▶ **What is expected**
From the first entry to the last, copy the material exactly as it stands.

▶ **Data for the task**
[Start of section]
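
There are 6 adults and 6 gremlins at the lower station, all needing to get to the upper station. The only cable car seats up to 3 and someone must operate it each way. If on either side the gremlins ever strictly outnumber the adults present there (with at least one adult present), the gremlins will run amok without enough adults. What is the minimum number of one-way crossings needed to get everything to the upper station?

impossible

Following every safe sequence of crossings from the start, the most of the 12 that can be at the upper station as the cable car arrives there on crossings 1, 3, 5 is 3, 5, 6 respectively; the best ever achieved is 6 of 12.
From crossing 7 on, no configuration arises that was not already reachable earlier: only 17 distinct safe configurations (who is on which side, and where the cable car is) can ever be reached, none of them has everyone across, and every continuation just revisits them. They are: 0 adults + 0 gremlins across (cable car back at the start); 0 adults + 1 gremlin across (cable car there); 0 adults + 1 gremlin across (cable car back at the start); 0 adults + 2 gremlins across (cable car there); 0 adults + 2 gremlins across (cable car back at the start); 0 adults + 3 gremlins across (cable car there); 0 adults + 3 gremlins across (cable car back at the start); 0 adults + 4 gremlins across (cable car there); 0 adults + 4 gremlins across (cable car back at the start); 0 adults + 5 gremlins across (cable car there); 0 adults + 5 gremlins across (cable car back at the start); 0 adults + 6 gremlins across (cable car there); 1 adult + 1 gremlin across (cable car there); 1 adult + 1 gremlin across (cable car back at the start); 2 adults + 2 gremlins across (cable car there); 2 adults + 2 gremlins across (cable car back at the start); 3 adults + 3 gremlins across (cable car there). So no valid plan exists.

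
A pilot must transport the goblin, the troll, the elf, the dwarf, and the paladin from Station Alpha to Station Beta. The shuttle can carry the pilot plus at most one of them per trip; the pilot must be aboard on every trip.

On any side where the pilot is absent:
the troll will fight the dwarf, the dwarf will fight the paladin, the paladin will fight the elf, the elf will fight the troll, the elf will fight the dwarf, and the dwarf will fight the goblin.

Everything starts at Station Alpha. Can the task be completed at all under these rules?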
[End of section]
▶ **Worked solution**
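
There are 6 adults and 6 gremlins at the lower station, all needing to get to the upper station. The only cable car seats up to 3 and someone must operate it each way. If on either side the gremlins ever strictly outnumber the adults present there (with at least one adult present), the gremlins will run amok without enough adults. What is the minimum number of one-way crossings needed to get everything to the upper station?

impossible

Following every safe sequence of crossings from the start, the most of the 12 that can be at the upper station as the cable car arrives there on crossings 1, 3, 5 is 3, 5, 6 respectively; the best ever achieved is 6 of 12.
From crossing 7 on, no configuration arises that was not already reachable earlier: only 17 distinct safe configurations (who is on which side, and where the cable car is) can ever be reached, none of them has everyone across, and every continuation just revisits them. They are: 0 adults + 0 gremlins across (cable car back at the start); 0 adults + 1 gremlin across (cable car there); 0 adults + 1 gremlin across (cable car back at the start); 0 adults + 2 gremlins across (cable car there); 0 adults + 2 gremlins across (cable car back at the start); 0 adults + 3 gremlins across (cable car there); 0 adults + 3 gremlins across (cable car back at the start); 0 adults + 4 gremlins across (cable car there); 0 adults + 4 gremlins across (cable car back at the start); 0 adults + 5 gremlins across (cable car there); 0 adults + 5 gremlins across (cable car back at the start); 0 adults + 6 gremlins across (cable car there); 1 adult + 1 gremlin across (cable car there); 1 adult + 1 gremlin across (cable car back at the start); 2 adults + 2 gremlins across (cable car there); 2 adults + 2 gremlins across (cable car back at the start); 3 adults + 3 gremlins across (cable car there). So no valid plan exists.

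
A pilot must transport the goblin, the troll, the elf, the dwarf, and the paladin from Station Alpha to Station Beta. The shuttle can carry the pilot plus at most one of them per trip; the pilot must be aboard on every trip.

On any side where the pilot is absent:
the troll will fight the dwarf, the dwarf will fight the paladin, the paladin will fight the elf, the elf will fight the troll, the elf will fight the dwarf, and the dwarf will fight the goblin.

Everything starts at Station Alpha. Can the task be completed at all under these rules?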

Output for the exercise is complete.